[Task prompt]
Transcribe the data. Leave out nothing.

(Stored items)
◆ ◆ ◆ ◆ ◆ ◆ ◆

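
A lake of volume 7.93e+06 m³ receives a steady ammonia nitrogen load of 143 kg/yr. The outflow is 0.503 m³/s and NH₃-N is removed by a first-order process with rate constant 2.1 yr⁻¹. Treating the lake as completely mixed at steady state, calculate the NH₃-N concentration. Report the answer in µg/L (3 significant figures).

4.40 µg/L

Outflow Q = 0.503 m³/s × 3.156e+07 s/yr = 1.587e+07 m³/yr.
Steady-state CSTR mass balance: W = Q·C + k·V·C, so C = W/(Q + kV).
Q + kV = 1.587e+07 + 2.1·7.93e+06 = 3.253e+07 m³/yr.
C = 143/3.253e+07 = 4.396e-06 kg/m³ = 0.004396 mg/L = 4.396 µg/L.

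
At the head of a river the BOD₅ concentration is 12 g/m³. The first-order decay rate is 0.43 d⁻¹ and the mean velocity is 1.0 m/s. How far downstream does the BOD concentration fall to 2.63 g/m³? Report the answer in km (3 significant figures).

From C = C₀·e^(−kt), t = ln(C₀/C)/k = ln(12/2.63)/0.43 = 1.518/0.43 = 3.53 d.
Distance = v·t = 1.0 m/s × 3.05e+05 s = 3.05e+05 m = 305 km.

305 km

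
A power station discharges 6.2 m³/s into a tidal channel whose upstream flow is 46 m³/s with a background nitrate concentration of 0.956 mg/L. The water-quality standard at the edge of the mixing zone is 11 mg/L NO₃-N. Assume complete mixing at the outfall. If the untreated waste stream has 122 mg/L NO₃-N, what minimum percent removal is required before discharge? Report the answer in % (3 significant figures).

29.9 %

Mass balance: 11·52.2 = 6.2·Cₑ + 46·0.956.
Cₑ = (574.2 − 43.98) / 6.2 = 85.52 mg/L.
Required removal = 1 − 85.52/122 = 29.9 %.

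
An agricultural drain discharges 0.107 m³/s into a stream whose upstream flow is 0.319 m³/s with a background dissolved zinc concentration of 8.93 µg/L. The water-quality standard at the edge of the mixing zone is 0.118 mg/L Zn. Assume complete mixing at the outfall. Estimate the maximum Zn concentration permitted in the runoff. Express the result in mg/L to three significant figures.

8.93 µg/L = 0.00893 mg/L.
Mass balance: 0.118·0.426 = 0.107·Cₑ + 0.319·0.00893.
Cₑ = (0.05027 − 0.002849) / 0.107 = 0.4432 mg/L.

0.443 mg/L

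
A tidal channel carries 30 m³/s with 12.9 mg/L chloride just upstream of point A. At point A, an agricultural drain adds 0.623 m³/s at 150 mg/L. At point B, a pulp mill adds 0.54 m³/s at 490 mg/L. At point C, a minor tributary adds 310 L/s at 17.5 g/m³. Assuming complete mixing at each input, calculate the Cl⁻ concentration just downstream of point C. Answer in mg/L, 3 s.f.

23.8 mg/L

After input A: C = (30·12.9 + 0.623·150) / 30.62 = 15.69 mg/L.
After input B: C = (30.62·15.69 + 0.54·490) / 31.16 = 23.91 mg/L.
310 L/s = 0.31 m³/s.
After input C: C = (31.16·23.91 + 0.31·17.5) / 31.47 = 23.85 mg/L.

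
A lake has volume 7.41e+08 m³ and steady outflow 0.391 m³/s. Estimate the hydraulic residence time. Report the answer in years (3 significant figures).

60.1 yr

Q = 0.391 m³/s × 3.156e+07 s/yr = 1.234e+07 m³/yr.
Hydraulic residence time τ = V/Q = 7.41e+08/1.234e+07 = 60.05 yr.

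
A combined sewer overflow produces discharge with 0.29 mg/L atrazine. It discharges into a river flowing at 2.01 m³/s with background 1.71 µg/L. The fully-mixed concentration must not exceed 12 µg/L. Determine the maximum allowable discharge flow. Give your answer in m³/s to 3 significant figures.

0.0744 m³/s

1.71 µg/L = 0.00171 mg/L.
12 µg/L = 0.012 mg/L.
Mass balance at complete mixing: C_std·(Q_w + Q_r) = Q_w·C_e + Q_r·C_b.
Rearranging, Q_w = Q_r·(C_std − C_b)/(C_e − C_std) = 2.01·(0.012 − 0.00171) / (0.29 − 0.012) = 0.0744 m³/s.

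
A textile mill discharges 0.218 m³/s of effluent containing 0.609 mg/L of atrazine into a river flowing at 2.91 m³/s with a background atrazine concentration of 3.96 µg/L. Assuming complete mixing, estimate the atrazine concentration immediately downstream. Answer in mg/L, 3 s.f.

0.0461 mg/L

3.96 µg/L = 0.00396 mg/L.
By mass balance at complete mixing, C = (0.218·0.609 + 2.91·0.00396) / (0.218 + 2.91) = 0.1443/3.128 = 0.04613 mg/L.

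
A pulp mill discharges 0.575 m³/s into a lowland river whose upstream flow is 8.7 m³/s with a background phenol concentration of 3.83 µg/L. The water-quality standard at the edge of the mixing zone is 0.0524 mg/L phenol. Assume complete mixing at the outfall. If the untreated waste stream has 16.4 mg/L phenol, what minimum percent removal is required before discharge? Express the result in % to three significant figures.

95.2 %

3.83 µg/L = 0.00383 mg/L.
Mass balance: 0.0524·9.275 = 0.575·Cₑ + 8.7·0.00383.
Cₑ = (0.486 − 0.03332) / 0.575 = 0.7873 mg/L.
Required removal = 1 − 0.7873/16.4 = 95.2 %.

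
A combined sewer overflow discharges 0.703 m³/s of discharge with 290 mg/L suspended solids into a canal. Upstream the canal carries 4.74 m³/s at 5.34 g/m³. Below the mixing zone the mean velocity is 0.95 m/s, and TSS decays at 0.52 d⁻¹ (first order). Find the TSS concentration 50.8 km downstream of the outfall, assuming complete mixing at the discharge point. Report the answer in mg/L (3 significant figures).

After complete mixing, C₀ = (0.703·290 + 4.74·5.34) / 5.443 = 42.11 mg/L.
Travel time t = 5.08e+04 m / 0.95 m/s = 5.347e+04 s = 0.6189 d.
C = 42.11·exp(−0.52·0.6189) = 42.11·0.7248 = 30.52 mg/L.

30.5 mg/L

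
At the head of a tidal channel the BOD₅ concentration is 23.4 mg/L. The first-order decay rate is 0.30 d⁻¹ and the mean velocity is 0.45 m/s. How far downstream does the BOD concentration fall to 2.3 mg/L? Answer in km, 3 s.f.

From C = C₀·e^(−kt), t = ln(C₀/C)/k = ln(23.4/2.3)/0.30 = 2.32/0.30 = 7.733 d.
Distance = v·t = 0.45 m/s × 6.681e+05 s = 3.006e+05 m = 300.6 km.

301 km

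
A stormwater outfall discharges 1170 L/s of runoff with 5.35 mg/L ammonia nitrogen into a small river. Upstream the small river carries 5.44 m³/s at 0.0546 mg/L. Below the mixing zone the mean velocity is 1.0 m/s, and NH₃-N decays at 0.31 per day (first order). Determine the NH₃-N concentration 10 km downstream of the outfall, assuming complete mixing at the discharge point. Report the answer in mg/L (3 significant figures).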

◆ ◆ ◆ ◆ ◆ ◆ ◆

[Answer space]
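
A lake of volume 7.93e+06 m³ receives a steady ammonia nitrogen load of 143 kg/yr. The outflow is 0.503 m³/s and NH₃-N is removed by a first-order process with rate constant 2.1 yr⁻¹. Treating the lake as completely mixed at steady state, calculate the NH₃-N concentration. Report the answer in µg/L (3 significant figures).

4.40 µg/L

Outflow Q = 0.503 m³/s × 3.156e+07 s/yr = 1.587e+07 m³/yr.
Steady-state CSTR mass balance: W = Q·C + k·V·C, so C = W/(Q + kV).
Q + kV = 1.587e+07 + 2.1·7.93e+06 = 3.253e+07 m³/yr.
C = 143/3.253e+07 = 4.396e-06 kg/m³ = 0.004396 mg/L = 4.396 µg/L.

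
At the head of a river the BOD₅ concentration is 12 g/m³. The first-order decay rate is 0.43 d⁻¹ and the mean velocity is 1.0 m/s. How far downstream does the BOD concentration fall to 2.63 g/m³? Report the answer in km (3 significant figures).

From C = C₀·e^(−kt), t = ln(C₀/C)/k = ln(12/2.63)/0.43 = 1.518/0.43 = 3.53 d.
Distance = v·t = 1.0 m/s × 3.05e+05 s = 3.05e+05 m = 305 km.

305 km

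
A power station discharges 6.2 m³/s into a tidal channel whose upstream flow is 46 m³/s with a background nitrate concentration of 0.956 mg/L. The water-quality standard at the edge of the mixing zone is 11 mg/L NO₃-N. Assume complete mixing at the outfall. If the untreated waste stream has 122 mg/L NO₃-N, what minimum percent removal is required before discharge? Report the answer in % (3 significant figures).

29.9 %

Mass balance: 11·52.2 = 6.2·Cₑ + 46·0.956.
Cₑ = (574.2 − 43.98) / 6.2 = 85.52 mg/L.
Required removal = 1 − 85.52/122 = 29.9 %.

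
An agricultural drain discharges 0.107 m³/s into a stream whose upstream flow is 0.319 m³/s with a background dissolved zinc concentration of 8.93 µg/L. The water-quality standard at the edge of the mixing zone is 0.118 mg/L Zn. Assume complete mixing at the outfall. Estimate the maximum Zn concentration permitted in the runoff. Express the result in mg/L to three significant figures.

8.93 µg/L = 0.00893 mg/L.
Mass balance: 0.118·0.426 = 0.107·Cₑ + 0.319·0.00893.
Cₑ = (0.05027 − 0.002849) / 0.107 = 0.4432 mg/L.

0.443 mg/L

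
A tidal channel carries 30 m³/s with 12.9 mg/L chloride just upstream of point A. At point A, an agricultural drain adds 0.623 m³/s at 150 mg/L. At point B, a pulp mill adds 0.54 m³/s at 490 mg/L. At point C, a minor tributary adds 310 L/s at 17.5 g/m³. Assuming complete mixing at each input, calculate the Cl⁻ concentration just downstream of point C. Answer in mg/L, 3 s.f.

23.8 mg/L

After input A: C = (30·12.9 + 0.623·150) / 30.62 = 15.69 mg/L.
After input B: C = (30.62·15.69 + 0.54·490) / 31.16 = 23.91 mg/L.
310 L/s = 0.31 m³/s.
After input C: C = (31.16·23.91 + 0.31·17.5) / 31.47 = 23.85 mg/L.

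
A lake has volume 7.41e+08 m³ and steady outflow 0.391 m³/s. Estimate the hydraulic residence time. Report the answer in years (3 significant figures).

60.1 yr

Q = 0.391 m³/s × 3.156e+07 s/yr = 1.234e+07 m³/yr.
Hydraulic residence time τ = V/Q = 7.41e+08/1.234e+07 = 60.05 yr.

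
A combined sewer overflow produces discharge with 0.29 mg/L atrazine. It discharges into a river flowing at 2.01 m³/s with background 1.71 µg/L. The fully-mixed concentration must not exceed 12 µg/L. Determine the maximum allowable discharge flow. Give your answer in m³/s to 3 significant figures.

0.0744 m³/s

1.71 µg/L = 0.00171 mg/L.
12 µg/L = 0.012 mg/L.
Mass balance at complete mixing: C_std·(Q_w + Q_r) = Q_w·C_e + Q_r·C_b.
Rearranging, Q_w = Q_r·(C_std − C_b)/(C_e − C_std) = 2.01·(0.012 − 0.00171) / (0.29 − 0.012) = 0.0744 m³/s.

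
A textile mill discharges 0.218 m³/s of effluent containing 0.609 mg/L of atrazine into a river flowing at 2.91 m³/s with a background atrazine concentration of 3.96 µg/L. Assuming complete mixing, estimate the atrazine concentration immediately downstream. Answer in mg/L, 3 s.f.

0.0461 mg/L

3.96 µg/L = 0.00396 mg/L.
By mass balance at complete mixing, C = (0.218·0.609 + 2.91·0.00396) / (0.218 + 2.91) = 0.1443/3.128 = 0.04613 mg/L.

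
A pulp mill discharges 0.575 m³/s into a lowland river whose upstream flow is 8.7 m³/s with a background phenol concentration of 3.83 µg/L. The water-quality standard at the edge of the mixing zone is 0.0524 mg/L phenol. Assume complete mixing at the outfall. If the untreated waste stream has 16.4 mg/L phenol, what minimum percent removal is required before discharge? Express the result in % to three significant figures.

95.2 %

3.83 µg/L = 0.00383 mg/L.
Mass balance: 0.0524·9.275 = 0.575·Cₑ + 8.7·0.00383.
Cₑ = (0.486 − 0.03332) / 0.575 = 0.7873 mg/L.
Required removal = 1 − 0.7873/16.4 = 95.2 %.

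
A combined sewer overflow discharges 0.703 m³/s of discharge with 290 mg/L suspended solids into a canal. Upstream the canal carries 4.74 m³/s at 5.34 g/m³. Below the mixing zone the mean velocity is 0.95 m/s, and TSS decays at 0.52 d⁻¹ (first order). Find the TSS concentration 50.8 km downstream of the outfall, assuming complete mixing at the discharge point. Report the answer in mg/L (3 significant figures).

After complete mixing, C₀ = (0.703·290 + 4.74·5.34) / 5.443 = 42.11 mg/L.
Travel time t = 5.08e+04 m / 0.95 m/s = 5.347e+04 s = 0.6189 d.
C = 42.11·exp(−0.52·0.6189) = 42.11·0.7248 = 30.52 mg/L.

30.5 mg/L

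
At the head of a tidal channel the BOD₅ concentration is 23.4 mg/L. The first-order decay rate is 0.30 d⁻¹ and the mean velocity is 0.45 m/s. How far downstream does the BOD concentration fall to 2.3 mg/L? Answer in km, 3 s.f.

From C = C₀·e^(−kt), t = ln(C₀/C)/k = ln(23.4/2.3)/0.30 = 2.32/0.30 = 7.733 d.
Distance = v·t = 0.45 m/s × 6.681e+05 s = 3.006e+05 m = 300.6 km.

301 km

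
A stormwater outfall discharges 1170 L/s of runoff with 5.35 mg/L ammonia nitrogen into a small river. Upstream the small river carries 5.44 m³/s at 0.0546 mg/L. Below the mixing zone the mean velocity is 1.0 m/s, and NH₃-N decays at 0.31 per day (first order). Determine the NH₃-N concentration 10 km downstream of the outfall, assuming complete mixing at the discharge point. Report the answer in mg/L (3 significant figures).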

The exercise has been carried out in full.